— WHAT THE EXERCISE ASKS —
Reproduce all records below exactly.

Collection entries
========================

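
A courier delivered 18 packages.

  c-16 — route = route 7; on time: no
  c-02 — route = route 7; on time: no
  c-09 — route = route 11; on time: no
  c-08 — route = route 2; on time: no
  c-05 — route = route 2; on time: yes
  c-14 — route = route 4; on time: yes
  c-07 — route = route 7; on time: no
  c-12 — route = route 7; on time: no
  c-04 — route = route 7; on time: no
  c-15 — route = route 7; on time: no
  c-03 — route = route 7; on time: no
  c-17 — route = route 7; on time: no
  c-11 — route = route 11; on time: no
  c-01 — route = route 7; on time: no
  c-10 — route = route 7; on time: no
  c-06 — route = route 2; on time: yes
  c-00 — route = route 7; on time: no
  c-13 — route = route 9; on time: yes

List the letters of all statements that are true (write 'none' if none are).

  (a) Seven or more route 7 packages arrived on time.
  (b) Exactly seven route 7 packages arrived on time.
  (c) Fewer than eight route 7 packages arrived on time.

|A| = 11, |A ∩ B| = 0, |A ∖ B| = 11.
(a) |A ∩ B| ≥ 7: fails.
(b) |A ∩ B| = 7: fails.
(c) |A ∩ B| < 8: holds.

(c)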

========================

— SOLUTION FOR THIS TASK —
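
A courier delivered 18 packages.

  c-16 — route = route 7; on time: no
  c-02 — route = route 7; on time: no
  c-09 — route = route 11; on time: no
  c-08 — route = route 2; on time: no
  c-05 — route = route 2; on time: yes
  c-14 — route = route 4; on time: yes
  c-07 — route = route 7; on time: no
  c-12 — route = route 7; on time: no
  c-04 — route = route 7; on time: no
  c-15 — route = route 7; on time: no
  c-03 — route = route 7; on time: no
  c-17 — route = route 7; on time: no
  c-11 — route = route 11; on time: no
  c-01 — route = route 7; on time: no
  c-10 — route = route 7; on time: no
  c-06 — route = route 2; on time: yes
  c-00 — route = route 7; on time: no
  c-13 — route = route 9; on time: yes

List the letters of all statements that are true (write 'none' if none are).

  (a) Seven or more route 7 packages arrived on time.
  (b) Exactly seven route 7 packages arrived on time.
  (c) Fewer than eight route 7 packages arrived on time.

|A| = 11, |A ∩ B| = 0, |A ∖ B| = 11.
(a) |A ∩ B| ≥ 7: fails.
(b) |A ∩ B| = 7: fails.
(c) |A ∩ B| < 8: holds.

(c)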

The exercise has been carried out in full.